§ **RECORDS TO PROCESS**:
......
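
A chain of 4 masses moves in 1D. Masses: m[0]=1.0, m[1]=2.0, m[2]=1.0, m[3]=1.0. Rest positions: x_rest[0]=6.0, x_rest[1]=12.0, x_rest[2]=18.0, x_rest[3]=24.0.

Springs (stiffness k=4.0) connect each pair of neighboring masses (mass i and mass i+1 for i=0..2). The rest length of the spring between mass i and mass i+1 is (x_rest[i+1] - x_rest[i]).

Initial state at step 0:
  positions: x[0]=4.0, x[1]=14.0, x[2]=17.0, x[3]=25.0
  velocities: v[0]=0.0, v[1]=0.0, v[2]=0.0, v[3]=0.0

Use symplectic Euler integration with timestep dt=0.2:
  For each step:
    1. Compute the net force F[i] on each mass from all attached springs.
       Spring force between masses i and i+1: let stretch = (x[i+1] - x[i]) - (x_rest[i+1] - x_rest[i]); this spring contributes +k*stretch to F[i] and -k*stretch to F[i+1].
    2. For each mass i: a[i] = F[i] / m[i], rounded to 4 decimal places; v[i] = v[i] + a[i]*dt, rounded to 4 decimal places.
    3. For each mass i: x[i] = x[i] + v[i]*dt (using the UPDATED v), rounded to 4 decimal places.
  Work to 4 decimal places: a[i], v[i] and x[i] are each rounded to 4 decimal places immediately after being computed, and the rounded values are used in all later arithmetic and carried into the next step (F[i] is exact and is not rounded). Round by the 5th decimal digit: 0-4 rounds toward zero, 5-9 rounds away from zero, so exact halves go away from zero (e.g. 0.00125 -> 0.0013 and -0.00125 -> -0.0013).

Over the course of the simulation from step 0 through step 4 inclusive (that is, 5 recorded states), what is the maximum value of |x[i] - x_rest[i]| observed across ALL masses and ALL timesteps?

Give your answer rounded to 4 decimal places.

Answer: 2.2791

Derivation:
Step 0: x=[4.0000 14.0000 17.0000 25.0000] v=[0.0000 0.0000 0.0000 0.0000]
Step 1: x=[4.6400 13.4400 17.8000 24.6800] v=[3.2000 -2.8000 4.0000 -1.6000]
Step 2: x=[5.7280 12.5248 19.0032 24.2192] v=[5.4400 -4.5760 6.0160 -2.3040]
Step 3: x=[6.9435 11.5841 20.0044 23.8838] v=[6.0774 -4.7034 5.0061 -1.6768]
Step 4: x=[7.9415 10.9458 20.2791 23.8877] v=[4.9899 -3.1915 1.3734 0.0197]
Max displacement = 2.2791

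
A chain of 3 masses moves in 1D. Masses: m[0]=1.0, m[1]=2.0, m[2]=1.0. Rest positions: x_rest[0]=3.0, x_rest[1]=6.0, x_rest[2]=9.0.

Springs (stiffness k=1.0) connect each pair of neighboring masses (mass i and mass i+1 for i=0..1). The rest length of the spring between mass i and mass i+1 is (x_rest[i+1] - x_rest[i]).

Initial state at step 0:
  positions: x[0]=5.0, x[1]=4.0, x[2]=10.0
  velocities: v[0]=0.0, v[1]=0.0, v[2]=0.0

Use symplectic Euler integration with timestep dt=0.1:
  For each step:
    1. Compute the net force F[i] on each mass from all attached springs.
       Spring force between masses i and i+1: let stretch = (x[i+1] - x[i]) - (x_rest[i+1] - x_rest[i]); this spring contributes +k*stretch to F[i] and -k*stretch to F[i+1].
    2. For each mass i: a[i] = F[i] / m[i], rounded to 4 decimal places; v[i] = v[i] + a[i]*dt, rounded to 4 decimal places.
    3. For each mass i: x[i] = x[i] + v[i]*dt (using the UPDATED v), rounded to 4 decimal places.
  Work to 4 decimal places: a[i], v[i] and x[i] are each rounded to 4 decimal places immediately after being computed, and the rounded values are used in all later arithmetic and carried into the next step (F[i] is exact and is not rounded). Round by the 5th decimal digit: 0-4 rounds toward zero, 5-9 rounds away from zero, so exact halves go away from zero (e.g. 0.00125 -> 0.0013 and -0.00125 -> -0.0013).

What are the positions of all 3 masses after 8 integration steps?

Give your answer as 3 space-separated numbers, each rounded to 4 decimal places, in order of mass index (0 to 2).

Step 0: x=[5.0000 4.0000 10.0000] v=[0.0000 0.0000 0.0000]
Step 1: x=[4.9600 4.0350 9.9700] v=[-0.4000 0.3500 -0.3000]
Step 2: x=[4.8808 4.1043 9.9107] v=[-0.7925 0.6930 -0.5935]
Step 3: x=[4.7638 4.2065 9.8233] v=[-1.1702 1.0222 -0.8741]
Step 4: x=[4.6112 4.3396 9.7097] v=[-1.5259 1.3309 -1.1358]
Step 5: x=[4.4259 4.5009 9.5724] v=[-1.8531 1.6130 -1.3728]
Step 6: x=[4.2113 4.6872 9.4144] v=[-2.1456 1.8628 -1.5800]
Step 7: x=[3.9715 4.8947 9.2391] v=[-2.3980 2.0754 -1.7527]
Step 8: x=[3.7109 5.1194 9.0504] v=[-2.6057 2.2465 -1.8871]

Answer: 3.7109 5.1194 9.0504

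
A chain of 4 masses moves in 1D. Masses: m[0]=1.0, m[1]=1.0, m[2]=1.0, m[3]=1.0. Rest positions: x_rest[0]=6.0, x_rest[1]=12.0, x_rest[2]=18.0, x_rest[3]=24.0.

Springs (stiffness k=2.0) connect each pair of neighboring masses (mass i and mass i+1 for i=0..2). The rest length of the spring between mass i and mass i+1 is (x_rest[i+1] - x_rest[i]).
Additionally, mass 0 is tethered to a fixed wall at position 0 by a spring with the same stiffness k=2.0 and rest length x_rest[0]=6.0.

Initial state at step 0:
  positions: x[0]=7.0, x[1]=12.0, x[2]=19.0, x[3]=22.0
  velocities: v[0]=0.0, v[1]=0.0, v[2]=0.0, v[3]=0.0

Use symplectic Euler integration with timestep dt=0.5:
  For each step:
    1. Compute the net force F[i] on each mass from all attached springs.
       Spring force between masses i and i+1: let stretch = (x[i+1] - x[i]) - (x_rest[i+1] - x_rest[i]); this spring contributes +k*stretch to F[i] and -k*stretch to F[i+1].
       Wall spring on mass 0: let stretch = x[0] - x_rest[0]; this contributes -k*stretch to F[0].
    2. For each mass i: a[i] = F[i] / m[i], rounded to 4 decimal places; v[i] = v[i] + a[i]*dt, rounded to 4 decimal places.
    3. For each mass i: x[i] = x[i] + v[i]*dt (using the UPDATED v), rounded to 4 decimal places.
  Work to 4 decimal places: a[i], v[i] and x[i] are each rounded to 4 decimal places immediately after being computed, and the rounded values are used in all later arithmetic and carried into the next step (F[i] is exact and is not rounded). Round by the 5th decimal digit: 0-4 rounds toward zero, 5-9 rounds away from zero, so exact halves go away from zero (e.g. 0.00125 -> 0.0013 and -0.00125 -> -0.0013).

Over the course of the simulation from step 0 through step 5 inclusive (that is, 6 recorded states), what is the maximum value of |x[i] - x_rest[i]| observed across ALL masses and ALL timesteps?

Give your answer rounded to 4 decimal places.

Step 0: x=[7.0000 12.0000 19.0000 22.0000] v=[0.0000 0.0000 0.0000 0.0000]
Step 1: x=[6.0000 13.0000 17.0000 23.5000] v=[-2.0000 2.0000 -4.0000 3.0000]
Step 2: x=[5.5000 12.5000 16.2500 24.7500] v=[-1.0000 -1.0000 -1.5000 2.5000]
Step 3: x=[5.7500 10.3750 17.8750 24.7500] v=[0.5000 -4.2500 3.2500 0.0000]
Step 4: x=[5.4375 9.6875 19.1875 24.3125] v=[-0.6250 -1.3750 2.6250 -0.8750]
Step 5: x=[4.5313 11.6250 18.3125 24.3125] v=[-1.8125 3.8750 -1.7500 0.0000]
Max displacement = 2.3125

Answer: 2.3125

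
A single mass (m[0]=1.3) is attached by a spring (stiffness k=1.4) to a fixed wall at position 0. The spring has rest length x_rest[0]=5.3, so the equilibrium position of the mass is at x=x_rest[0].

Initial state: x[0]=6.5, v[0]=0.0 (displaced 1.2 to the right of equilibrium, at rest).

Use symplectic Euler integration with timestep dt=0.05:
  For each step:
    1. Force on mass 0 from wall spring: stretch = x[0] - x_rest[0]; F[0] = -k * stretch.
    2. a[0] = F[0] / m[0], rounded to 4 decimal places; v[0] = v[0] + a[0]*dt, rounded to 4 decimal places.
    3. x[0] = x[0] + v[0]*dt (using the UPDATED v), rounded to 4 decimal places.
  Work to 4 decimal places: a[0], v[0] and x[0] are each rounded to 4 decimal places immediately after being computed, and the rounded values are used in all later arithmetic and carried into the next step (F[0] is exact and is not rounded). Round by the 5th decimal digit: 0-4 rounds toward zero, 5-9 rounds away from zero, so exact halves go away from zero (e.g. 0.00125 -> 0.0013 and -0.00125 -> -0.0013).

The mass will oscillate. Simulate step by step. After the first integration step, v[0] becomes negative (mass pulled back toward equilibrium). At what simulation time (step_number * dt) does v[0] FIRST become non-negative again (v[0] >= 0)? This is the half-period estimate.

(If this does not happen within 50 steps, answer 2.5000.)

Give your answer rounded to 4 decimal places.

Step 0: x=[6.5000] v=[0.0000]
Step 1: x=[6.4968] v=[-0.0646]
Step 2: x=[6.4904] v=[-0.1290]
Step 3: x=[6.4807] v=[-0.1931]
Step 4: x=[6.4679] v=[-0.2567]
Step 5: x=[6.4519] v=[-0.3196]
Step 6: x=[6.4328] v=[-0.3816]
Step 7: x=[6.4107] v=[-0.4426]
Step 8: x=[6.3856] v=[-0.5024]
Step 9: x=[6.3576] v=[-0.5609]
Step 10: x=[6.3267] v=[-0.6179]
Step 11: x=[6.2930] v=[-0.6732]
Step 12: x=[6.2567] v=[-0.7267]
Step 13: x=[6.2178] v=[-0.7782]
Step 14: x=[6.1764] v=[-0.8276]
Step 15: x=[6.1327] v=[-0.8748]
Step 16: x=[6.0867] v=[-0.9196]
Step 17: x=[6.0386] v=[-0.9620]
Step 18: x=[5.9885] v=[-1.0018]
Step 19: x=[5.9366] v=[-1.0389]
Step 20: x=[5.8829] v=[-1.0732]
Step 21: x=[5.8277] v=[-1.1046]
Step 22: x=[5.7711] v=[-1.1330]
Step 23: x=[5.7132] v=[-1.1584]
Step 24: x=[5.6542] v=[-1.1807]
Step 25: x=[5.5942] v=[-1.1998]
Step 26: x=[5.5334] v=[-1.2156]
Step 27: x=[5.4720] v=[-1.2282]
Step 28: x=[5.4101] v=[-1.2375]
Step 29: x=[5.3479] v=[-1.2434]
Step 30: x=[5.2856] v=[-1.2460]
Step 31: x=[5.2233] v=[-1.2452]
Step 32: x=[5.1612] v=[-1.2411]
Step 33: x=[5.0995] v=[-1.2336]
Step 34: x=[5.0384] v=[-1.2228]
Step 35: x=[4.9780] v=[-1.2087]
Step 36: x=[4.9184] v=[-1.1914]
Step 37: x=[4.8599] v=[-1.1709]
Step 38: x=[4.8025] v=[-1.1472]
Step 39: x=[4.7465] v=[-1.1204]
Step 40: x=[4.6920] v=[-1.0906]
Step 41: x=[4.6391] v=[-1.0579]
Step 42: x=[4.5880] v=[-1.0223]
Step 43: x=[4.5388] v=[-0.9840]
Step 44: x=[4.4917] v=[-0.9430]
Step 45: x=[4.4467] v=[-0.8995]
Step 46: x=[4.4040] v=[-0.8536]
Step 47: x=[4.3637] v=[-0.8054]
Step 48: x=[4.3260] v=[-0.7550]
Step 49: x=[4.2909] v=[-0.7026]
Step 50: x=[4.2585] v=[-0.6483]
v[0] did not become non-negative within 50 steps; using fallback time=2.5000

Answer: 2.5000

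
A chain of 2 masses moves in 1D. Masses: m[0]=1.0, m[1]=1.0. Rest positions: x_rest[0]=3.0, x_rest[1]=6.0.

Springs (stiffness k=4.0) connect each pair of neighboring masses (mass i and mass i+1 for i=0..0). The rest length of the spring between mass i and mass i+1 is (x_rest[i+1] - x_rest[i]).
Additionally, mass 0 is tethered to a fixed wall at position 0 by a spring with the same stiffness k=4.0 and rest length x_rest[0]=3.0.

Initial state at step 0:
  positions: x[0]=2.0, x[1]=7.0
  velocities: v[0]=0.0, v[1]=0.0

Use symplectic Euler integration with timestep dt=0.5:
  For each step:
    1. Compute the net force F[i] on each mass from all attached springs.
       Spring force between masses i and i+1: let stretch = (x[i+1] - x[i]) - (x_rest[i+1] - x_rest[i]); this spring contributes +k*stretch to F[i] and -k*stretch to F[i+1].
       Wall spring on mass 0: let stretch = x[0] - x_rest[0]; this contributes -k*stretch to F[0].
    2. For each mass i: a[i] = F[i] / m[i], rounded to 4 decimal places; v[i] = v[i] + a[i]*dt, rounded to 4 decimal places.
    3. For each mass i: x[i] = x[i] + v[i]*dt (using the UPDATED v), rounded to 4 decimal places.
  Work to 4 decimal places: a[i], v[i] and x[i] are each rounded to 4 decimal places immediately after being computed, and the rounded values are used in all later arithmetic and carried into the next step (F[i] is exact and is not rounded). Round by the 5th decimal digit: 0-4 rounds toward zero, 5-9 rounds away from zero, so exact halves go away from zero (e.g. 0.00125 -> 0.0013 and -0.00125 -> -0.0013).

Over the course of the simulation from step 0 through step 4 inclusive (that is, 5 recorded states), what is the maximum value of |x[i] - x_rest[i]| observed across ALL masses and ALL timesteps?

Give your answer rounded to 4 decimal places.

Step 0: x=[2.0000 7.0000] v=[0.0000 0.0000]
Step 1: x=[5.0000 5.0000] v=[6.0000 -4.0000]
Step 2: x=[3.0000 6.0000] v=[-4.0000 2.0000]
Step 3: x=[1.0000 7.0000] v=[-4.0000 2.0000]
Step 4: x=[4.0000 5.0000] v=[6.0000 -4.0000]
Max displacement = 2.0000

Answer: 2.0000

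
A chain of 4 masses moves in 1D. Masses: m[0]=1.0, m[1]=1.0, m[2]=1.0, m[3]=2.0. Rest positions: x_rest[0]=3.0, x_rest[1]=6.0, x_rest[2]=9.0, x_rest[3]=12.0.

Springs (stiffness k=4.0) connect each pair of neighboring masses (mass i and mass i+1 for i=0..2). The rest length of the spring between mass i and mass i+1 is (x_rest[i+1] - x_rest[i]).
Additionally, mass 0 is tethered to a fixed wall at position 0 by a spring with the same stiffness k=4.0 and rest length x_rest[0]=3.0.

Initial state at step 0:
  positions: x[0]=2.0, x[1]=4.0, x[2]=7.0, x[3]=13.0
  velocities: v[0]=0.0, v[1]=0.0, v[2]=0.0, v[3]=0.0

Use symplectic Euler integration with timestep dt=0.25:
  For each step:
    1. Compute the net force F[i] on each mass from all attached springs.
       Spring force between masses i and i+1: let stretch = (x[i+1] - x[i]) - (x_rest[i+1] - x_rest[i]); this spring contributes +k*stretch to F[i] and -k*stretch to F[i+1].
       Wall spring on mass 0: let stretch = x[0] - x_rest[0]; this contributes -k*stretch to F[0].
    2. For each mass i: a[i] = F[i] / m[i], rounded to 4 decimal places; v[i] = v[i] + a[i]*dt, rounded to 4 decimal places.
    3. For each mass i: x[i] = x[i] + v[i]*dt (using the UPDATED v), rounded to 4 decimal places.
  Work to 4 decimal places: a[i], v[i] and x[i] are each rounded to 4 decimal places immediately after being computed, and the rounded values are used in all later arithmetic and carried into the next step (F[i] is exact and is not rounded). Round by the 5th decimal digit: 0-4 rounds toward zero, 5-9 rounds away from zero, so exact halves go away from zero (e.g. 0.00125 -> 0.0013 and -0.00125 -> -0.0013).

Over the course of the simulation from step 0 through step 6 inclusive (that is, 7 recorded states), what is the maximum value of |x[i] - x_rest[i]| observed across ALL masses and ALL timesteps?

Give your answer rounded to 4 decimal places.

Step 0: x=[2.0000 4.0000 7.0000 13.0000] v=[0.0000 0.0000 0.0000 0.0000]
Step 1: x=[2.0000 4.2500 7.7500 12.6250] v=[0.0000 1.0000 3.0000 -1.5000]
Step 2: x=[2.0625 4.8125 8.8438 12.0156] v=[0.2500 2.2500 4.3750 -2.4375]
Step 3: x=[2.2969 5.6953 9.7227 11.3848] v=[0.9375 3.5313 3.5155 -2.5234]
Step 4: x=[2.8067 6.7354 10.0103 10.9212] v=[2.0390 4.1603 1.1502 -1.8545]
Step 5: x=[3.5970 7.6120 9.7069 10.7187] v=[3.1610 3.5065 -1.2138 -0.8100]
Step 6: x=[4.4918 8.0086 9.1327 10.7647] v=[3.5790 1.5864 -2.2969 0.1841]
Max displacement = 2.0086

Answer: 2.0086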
......
§ **ACTION ITEM**:
Using the material above, return each line in which the word "observed" occurs.

§ **FINISHED EXERCISE**:
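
Over the course of the simulation from step 0 through step 4 inclusive (that is, 5 recorded states), what is the maximum value of |x[i] - x_rest[i]| observed across ALL masses and ALL timesteps?
Over the course of the simulation from step 0 through step 5 inclusive (that is, 6 recorded states), what is the maximum value of |x[i] - x_rest[i]| observed across ALL masses and ALL timesteps?
Over the course of the simulation from step 0 through step 4 inclusive (that is, 5 recorded states), what is the maximum value of |x[i] - x_rest[i]| observed across ALL masses and ALL timesteps?
Over the course of the simulation from step 0 through step 6 inclusive (that is, 7 recorded states), what is the maximum value of |x[i] - x_rest[i]| observed across ALL masses and ALL timesteps?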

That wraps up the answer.